Saved entries
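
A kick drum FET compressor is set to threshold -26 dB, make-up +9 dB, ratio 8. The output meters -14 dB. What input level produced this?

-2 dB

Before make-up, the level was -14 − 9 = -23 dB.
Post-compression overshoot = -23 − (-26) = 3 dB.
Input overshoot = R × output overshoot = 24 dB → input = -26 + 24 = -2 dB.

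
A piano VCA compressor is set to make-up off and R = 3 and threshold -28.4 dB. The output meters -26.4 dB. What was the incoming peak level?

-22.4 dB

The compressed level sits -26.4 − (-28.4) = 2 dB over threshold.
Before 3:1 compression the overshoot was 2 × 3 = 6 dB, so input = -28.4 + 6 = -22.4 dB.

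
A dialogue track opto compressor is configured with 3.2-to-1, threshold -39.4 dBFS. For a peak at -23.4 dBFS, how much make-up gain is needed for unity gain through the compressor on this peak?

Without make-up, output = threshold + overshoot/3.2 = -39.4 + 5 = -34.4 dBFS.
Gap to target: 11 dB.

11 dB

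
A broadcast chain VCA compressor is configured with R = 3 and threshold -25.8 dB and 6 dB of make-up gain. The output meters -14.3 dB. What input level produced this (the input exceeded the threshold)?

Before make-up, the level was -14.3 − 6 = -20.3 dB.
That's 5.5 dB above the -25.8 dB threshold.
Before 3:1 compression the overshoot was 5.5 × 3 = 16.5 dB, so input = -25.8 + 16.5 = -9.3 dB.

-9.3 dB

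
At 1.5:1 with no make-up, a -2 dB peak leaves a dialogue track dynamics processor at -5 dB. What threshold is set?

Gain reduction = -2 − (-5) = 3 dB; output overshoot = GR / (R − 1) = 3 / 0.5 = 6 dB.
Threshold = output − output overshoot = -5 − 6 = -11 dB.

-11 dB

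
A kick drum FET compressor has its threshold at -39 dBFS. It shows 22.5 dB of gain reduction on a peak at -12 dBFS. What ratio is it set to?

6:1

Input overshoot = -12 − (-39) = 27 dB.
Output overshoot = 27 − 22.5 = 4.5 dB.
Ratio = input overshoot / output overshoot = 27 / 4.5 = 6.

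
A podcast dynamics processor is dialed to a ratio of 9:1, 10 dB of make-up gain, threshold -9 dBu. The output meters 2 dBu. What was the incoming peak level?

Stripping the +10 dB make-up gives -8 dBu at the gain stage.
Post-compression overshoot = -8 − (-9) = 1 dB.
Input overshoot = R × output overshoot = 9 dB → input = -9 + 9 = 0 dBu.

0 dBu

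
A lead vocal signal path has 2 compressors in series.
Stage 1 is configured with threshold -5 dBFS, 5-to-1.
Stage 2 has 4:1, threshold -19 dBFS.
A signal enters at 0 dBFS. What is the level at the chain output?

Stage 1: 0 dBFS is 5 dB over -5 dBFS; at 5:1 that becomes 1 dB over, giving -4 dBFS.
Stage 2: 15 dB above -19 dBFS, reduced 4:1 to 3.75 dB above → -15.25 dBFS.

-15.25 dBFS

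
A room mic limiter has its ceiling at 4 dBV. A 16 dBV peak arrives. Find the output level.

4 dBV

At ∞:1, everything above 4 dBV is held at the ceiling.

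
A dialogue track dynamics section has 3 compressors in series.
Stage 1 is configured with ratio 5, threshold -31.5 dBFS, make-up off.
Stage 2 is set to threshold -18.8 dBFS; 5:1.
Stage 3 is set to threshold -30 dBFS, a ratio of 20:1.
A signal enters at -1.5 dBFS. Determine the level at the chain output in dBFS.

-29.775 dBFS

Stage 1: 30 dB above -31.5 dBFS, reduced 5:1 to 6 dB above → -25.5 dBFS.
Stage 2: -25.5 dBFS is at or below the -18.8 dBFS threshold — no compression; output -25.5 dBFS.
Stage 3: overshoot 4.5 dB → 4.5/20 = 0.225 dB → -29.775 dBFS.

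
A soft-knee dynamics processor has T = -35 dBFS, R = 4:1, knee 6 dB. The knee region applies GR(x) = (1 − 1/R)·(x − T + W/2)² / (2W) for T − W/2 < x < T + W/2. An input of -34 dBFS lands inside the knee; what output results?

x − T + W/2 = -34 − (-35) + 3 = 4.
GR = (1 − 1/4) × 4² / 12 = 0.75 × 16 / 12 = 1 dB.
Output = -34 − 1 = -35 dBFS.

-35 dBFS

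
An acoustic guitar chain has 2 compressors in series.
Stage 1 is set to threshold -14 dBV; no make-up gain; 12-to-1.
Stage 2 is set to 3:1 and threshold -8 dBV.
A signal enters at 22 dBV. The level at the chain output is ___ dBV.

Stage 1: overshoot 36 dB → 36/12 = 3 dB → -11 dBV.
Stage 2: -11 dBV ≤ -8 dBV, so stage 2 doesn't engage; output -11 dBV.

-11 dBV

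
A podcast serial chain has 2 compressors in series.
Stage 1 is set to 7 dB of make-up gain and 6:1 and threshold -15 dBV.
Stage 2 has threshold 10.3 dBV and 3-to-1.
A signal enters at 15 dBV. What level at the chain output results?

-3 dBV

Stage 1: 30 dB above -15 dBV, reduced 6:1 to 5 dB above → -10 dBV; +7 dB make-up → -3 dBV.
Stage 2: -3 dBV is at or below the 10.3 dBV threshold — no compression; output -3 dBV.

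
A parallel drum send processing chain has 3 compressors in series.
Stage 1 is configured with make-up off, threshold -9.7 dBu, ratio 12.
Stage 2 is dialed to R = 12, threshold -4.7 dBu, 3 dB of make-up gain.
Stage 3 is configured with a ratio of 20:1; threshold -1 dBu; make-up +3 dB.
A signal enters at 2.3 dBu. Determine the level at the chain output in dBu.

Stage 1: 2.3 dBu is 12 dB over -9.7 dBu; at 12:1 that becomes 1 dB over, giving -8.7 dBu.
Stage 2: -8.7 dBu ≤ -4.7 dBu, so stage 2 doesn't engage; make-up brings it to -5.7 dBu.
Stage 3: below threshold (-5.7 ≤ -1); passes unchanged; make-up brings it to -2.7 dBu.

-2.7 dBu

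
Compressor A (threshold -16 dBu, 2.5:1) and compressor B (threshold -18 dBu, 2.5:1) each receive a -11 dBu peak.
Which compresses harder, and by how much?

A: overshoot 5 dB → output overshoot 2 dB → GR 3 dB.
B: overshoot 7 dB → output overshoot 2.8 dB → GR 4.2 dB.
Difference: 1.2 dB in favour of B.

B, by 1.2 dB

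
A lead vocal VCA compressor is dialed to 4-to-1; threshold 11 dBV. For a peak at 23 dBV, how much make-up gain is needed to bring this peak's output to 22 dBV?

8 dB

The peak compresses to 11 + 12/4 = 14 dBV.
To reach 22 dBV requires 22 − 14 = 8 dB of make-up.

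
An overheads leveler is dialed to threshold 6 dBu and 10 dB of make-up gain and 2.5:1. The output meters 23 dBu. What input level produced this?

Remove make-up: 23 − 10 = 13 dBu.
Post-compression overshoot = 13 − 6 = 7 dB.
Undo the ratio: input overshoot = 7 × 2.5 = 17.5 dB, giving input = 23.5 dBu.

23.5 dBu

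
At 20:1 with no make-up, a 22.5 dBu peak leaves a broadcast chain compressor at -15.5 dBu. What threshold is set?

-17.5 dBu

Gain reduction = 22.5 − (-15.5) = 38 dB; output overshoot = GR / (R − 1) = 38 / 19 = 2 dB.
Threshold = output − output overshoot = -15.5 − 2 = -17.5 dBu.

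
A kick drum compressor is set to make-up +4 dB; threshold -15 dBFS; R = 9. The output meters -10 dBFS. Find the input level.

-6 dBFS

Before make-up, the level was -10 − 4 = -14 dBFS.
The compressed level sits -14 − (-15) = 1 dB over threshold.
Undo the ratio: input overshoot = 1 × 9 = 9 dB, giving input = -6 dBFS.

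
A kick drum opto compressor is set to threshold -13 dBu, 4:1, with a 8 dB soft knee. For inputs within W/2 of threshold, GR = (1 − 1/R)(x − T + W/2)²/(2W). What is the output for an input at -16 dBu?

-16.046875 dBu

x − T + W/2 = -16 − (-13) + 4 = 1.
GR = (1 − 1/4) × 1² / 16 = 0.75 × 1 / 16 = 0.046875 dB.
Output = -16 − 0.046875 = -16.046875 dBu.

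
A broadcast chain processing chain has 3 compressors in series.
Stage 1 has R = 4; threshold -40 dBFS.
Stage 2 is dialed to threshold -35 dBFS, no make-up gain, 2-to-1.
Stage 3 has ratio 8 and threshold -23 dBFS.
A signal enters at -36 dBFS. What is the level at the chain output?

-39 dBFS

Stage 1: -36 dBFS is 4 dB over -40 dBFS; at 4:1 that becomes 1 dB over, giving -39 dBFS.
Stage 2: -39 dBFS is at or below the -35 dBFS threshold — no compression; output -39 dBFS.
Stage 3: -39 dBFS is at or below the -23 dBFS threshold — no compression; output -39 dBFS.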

WORK TO BE COMPLETED: Proceeding from the line containing "Compressor A (threshold" through the line containing "Stage 1 has R = 4; threshold -40 dBFS.", transcribe the lines above exactly, both end lines included.

RESULT FOR THIS EXERCISE:
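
Compressor A (threshold -16 dBu, 2.5:1) and compressor B (threshold -18 dBu, 2.5:1) each receive a -11 dBu peak.
Which compresses harder, and by how much?

A: overshoot 5 dB → output overshoot 2 dB → GR 3 dB.
B: overshoot 7 dB → output overshoot 2.8 dB → GR 4.2 dB.
Difference: 1.2 dB in favour of B.

B, by 1.2 dB

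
A lead vocal VCA compressor is dialed to 4-to-1; threshold 11 dBV. For a peak at 23 dBV, how much make-up gain is needed to bring this peak's output to 22 dBV?

8 dB

The peak compresses to 11 + 12/4 = 14 dBV.
To reach 22 dBV requires 22 − 14 = 8 dB of make-up.

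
An overheads leveler is dialed to threshold 6 dBu and 10 dB of make-up gain and 2.5:1. The output meters 23 dBu. What input level produced this?

Remove make-up: 23 − 10 = 13 dBu.
Post-compression overshoot = 13 − 6 = 7 dB.
Undo the ratio: input overshoot = 7 × 2.5 = 17.5 dB, giving input = 23.5 dBu.

23.5 dBu

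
At 20:1 with no make-up, a 22.5 dBu peak leaves a broadcast chain compressor at -15.5 dBu. What threshold is set?

-17.5 dBu

Gain reduction = 22.5 − (-15.5) = 38 dB; output overshoot = GR / (R − 1) = 38 / 19 = 2 dB.
Threshold = output − output overshoot = -15.5 − 2 = -17.5 dBu.

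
A kick drum compressor is set to make-up +4 dB; threshold -15 dBFS; R = 9. The output meters -10 dBFS. Find the input level.

-6 dBFS

Before make-up, the level was -10 − 4 = -14 dBFS.
The compressed level sits -14 − (-15) = 1 dB over threshold.
Undo the ratio: input overshoot = 1 × 9 = 9 dB, giving input = -6 dBFS.

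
A kick drum opto compressor is set to threshold -13 dBu, 4:1, with a 8 dB soft knee. For inputs within W/2 of threshold, GR = (1 − 1/R)(x − T + W/2)²/(2W). What is the output for an input at -16 dBu?

-16.046875 dBu

x − T + W/2 = -16 − (-13) + 4 = 1.
GR = (1 − 1/4) × 1² / 16 = 0.75 × 1 / 16 = 0.046875 dB.
Output = -16 − 0.046875 = -16.046875 dBu.

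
A broadcast chain processing chain has 3 compressors in series.
Stage 1 has R = 4; threshold -40 dBFS.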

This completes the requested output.